Starting with the line containing "E — Subcommittee markup [once B is complete]" and going on through the line containing "H — Both chambers", return the lines of the data below exactly, and only those.

Stored entries:
*****

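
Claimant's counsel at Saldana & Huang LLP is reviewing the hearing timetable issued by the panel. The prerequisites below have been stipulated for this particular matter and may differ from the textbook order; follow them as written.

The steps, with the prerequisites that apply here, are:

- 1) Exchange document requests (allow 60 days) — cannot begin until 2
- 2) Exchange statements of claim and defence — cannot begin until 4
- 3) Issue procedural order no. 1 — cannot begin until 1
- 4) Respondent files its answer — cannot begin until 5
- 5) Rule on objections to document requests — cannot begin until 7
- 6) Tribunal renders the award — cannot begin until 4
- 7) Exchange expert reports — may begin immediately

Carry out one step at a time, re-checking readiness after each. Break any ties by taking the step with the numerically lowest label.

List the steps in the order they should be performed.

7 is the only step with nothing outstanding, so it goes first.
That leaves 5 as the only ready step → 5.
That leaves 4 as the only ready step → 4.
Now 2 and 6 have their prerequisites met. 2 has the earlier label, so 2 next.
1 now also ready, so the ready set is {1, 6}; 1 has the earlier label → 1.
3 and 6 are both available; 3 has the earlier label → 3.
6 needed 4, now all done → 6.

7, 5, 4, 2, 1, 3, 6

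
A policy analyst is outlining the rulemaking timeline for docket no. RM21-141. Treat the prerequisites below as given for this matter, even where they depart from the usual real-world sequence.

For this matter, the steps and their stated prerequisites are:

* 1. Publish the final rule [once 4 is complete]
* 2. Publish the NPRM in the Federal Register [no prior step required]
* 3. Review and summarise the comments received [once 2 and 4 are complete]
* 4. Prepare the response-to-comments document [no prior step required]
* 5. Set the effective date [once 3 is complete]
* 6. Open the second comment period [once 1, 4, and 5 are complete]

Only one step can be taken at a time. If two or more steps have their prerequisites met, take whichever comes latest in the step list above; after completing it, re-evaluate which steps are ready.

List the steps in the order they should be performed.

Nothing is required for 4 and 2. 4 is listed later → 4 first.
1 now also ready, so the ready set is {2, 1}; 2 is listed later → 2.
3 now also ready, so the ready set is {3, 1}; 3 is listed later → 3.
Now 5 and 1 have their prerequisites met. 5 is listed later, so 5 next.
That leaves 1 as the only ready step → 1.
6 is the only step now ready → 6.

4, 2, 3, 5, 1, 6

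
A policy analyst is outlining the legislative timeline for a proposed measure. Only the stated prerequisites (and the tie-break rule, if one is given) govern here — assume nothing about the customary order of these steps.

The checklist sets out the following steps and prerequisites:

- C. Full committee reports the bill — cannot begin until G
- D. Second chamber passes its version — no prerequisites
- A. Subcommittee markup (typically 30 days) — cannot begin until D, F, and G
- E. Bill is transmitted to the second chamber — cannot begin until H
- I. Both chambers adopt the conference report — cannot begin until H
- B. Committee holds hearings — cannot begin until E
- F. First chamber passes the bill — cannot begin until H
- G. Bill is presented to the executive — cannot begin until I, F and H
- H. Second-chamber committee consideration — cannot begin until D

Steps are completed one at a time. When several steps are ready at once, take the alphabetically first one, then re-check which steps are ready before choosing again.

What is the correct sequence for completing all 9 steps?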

*****

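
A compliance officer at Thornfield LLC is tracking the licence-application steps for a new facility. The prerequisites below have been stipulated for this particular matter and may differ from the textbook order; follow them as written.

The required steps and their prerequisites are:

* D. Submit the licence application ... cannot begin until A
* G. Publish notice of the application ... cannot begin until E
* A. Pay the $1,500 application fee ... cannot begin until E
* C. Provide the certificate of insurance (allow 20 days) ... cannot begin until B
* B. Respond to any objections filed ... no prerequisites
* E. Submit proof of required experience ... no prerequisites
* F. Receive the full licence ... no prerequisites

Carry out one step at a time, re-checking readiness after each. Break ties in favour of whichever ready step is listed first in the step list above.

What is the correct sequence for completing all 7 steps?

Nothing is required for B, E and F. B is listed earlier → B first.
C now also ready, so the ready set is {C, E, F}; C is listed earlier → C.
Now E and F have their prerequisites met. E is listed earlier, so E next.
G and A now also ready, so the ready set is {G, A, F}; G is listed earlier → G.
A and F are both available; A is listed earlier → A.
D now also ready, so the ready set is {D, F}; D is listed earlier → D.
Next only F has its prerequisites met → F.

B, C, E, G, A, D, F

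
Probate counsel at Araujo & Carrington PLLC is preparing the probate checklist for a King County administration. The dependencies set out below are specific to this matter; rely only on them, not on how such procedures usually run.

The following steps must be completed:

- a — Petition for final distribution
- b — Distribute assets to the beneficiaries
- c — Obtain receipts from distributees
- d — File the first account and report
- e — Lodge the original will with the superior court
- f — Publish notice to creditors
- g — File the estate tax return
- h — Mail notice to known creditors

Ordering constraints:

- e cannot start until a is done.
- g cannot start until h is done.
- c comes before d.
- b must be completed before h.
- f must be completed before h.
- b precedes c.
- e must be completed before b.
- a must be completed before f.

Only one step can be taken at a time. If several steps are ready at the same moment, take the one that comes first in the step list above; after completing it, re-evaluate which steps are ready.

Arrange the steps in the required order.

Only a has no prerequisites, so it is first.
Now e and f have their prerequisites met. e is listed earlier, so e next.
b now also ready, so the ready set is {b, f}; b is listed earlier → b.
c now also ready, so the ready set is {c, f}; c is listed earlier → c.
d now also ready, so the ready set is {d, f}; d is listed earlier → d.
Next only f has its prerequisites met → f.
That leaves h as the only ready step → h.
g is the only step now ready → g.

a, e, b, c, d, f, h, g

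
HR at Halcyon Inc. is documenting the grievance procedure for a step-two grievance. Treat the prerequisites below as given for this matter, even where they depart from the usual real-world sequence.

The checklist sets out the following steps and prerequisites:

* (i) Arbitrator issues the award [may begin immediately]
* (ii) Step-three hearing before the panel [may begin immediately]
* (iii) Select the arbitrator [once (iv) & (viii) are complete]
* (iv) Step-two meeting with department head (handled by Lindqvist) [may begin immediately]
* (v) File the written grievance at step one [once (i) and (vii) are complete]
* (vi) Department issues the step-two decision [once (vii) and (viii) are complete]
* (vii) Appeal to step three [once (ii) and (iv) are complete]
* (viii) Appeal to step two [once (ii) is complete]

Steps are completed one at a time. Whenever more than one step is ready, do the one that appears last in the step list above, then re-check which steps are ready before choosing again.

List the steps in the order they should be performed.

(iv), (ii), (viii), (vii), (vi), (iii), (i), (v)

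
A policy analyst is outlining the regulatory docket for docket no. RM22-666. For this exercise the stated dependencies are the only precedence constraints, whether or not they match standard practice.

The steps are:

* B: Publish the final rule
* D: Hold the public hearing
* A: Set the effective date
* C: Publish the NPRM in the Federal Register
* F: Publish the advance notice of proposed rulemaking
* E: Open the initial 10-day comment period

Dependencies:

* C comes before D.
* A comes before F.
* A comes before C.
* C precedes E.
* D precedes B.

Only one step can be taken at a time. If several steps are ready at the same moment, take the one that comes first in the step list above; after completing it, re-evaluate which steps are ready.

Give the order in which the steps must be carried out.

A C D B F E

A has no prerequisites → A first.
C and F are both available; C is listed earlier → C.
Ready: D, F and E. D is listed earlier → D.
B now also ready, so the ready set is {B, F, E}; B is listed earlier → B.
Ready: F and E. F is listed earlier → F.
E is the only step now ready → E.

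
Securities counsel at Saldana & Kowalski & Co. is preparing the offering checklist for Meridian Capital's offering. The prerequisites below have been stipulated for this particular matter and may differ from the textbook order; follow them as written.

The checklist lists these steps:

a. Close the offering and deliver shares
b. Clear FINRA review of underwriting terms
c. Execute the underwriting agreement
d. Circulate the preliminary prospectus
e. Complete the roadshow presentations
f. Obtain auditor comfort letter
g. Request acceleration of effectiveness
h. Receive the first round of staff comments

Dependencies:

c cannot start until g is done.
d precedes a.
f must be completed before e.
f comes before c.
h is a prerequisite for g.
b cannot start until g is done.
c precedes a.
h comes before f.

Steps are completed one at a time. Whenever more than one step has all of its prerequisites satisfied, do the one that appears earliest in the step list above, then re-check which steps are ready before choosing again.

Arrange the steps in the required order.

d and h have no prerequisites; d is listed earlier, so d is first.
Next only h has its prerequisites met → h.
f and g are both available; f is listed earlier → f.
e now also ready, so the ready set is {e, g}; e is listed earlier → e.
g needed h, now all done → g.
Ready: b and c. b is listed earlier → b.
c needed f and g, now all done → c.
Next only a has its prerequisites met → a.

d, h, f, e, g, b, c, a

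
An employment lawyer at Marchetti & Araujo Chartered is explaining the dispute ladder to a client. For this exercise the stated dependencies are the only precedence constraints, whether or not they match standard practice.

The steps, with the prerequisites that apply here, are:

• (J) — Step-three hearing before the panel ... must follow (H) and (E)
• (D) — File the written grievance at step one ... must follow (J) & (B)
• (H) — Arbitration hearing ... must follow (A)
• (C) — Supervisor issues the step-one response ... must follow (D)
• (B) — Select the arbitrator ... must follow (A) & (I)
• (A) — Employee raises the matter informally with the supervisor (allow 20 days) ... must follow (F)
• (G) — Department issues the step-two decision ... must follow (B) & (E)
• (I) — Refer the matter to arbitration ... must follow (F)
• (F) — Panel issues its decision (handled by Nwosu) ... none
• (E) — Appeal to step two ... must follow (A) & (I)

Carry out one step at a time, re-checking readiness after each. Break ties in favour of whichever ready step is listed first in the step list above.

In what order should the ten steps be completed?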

*****

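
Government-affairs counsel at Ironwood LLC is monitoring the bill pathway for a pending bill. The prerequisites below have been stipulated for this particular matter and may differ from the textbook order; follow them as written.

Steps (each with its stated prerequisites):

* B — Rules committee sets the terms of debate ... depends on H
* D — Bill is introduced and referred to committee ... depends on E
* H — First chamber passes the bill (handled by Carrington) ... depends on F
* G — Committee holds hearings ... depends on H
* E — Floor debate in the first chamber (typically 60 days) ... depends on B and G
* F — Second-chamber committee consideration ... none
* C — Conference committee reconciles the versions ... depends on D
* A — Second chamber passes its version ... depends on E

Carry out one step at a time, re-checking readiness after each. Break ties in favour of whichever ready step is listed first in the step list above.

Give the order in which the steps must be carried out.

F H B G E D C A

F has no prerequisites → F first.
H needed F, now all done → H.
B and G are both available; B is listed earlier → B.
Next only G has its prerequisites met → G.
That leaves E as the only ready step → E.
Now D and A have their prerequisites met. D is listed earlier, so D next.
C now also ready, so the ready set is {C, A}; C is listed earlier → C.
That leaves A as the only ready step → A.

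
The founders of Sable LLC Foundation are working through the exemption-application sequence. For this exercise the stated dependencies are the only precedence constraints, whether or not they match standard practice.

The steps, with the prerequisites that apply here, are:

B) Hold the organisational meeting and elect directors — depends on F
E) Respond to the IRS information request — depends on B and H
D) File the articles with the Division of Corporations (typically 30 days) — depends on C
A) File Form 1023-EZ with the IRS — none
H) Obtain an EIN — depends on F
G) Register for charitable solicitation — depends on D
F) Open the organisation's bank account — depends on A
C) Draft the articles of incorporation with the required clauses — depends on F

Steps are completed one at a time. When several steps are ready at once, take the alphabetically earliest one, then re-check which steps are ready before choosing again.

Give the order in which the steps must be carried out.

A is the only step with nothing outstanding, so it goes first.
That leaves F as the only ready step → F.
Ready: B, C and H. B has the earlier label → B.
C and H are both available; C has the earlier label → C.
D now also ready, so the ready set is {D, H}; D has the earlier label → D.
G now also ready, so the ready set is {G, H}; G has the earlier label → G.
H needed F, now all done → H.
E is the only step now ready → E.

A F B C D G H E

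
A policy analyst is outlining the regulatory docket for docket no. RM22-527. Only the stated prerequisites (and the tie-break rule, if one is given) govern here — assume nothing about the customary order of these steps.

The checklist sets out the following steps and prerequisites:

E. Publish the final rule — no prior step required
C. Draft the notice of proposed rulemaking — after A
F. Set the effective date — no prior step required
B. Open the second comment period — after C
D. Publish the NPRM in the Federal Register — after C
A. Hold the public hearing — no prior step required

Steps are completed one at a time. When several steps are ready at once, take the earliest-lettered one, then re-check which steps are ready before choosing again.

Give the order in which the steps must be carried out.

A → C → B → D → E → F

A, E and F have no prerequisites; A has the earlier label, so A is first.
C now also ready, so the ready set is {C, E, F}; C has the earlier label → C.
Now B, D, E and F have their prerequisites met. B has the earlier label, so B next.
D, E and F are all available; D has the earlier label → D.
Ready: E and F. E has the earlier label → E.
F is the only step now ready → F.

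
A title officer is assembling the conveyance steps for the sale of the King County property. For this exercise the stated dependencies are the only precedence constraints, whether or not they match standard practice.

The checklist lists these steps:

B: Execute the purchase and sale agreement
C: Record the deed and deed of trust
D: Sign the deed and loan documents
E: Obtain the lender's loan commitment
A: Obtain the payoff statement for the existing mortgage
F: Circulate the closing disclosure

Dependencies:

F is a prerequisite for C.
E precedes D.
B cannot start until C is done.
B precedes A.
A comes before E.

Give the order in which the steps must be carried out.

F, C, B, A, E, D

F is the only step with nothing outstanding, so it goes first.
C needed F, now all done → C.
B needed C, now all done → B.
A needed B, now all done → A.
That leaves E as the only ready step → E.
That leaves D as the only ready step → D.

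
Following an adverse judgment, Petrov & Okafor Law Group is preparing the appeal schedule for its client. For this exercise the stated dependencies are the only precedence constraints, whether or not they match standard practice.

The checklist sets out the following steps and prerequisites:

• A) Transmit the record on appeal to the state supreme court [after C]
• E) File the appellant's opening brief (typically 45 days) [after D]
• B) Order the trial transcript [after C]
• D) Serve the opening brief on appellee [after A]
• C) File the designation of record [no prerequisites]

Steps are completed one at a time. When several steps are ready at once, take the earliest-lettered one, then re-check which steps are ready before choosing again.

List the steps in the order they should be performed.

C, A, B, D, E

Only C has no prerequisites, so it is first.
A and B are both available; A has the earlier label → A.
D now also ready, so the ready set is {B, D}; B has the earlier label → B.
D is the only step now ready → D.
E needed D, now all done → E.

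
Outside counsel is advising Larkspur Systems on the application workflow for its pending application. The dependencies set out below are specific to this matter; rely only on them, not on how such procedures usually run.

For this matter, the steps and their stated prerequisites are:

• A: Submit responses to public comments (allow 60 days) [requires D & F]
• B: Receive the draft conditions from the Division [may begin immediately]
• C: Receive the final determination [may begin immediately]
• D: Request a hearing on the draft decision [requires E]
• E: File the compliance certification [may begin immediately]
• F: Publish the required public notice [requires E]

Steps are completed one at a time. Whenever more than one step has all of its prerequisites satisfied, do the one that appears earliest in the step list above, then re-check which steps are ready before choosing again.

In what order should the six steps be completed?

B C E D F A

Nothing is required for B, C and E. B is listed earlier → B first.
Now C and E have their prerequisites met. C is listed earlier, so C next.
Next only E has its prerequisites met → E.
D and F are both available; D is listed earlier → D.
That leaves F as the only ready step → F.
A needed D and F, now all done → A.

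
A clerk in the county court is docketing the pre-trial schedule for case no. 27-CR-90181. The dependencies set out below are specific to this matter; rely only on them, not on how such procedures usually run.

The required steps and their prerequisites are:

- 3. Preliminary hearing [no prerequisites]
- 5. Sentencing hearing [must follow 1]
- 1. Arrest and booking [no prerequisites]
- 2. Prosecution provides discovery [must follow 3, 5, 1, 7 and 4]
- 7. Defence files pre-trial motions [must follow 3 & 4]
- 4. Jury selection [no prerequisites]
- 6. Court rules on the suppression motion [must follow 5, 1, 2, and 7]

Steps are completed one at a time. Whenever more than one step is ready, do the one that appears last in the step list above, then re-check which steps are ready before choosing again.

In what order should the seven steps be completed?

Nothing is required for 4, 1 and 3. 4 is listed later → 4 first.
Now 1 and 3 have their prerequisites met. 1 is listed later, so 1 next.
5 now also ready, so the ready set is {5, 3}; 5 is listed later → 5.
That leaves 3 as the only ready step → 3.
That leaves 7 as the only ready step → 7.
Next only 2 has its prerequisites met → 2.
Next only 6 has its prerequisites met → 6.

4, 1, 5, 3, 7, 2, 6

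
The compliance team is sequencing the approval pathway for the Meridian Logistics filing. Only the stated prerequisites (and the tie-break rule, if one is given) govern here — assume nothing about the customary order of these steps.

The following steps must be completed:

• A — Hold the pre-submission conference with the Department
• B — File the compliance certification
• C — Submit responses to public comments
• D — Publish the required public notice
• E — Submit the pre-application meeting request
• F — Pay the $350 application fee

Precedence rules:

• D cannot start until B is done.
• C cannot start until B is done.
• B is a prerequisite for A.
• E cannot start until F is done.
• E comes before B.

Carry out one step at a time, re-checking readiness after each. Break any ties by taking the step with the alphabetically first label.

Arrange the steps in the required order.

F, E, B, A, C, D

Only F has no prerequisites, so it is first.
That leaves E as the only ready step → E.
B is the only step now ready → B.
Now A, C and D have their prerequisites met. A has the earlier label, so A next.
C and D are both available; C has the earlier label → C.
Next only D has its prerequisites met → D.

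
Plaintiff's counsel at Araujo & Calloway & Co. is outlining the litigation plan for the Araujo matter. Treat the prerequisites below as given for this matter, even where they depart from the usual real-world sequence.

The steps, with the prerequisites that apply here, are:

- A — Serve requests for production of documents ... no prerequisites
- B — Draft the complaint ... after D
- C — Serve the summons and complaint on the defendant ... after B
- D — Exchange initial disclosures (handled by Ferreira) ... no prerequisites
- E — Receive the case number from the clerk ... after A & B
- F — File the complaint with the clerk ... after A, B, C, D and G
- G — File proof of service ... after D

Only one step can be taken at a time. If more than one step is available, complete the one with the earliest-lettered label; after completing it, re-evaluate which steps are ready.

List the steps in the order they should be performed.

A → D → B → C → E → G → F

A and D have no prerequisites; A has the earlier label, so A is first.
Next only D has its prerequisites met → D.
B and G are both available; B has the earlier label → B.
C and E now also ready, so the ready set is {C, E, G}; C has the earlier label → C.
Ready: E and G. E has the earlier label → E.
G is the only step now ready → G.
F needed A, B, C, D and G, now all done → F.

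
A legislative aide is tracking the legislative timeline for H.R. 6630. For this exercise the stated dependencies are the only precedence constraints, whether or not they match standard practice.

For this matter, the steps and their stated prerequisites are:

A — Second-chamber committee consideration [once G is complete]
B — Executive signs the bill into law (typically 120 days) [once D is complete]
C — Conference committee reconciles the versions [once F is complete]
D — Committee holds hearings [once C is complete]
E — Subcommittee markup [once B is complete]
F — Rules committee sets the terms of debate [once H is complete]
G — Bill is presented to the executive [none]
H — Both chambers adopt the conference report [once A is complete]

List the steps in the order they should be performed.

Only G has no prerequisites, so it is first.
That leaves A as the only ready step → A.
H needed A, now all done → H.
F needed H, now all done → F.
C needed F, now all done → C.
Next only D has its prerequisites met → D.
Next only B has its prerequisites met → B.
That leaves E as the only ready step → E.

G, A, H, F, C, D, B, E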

*****

ANSWER SECTION:
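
E — Subcommittee markup [once B is complete]
F — Rules committee sets the terms of debate [once H is complete]
G — Bill is presented to the executive [none]
H — Both chambers adopt the conference report [once A is complete]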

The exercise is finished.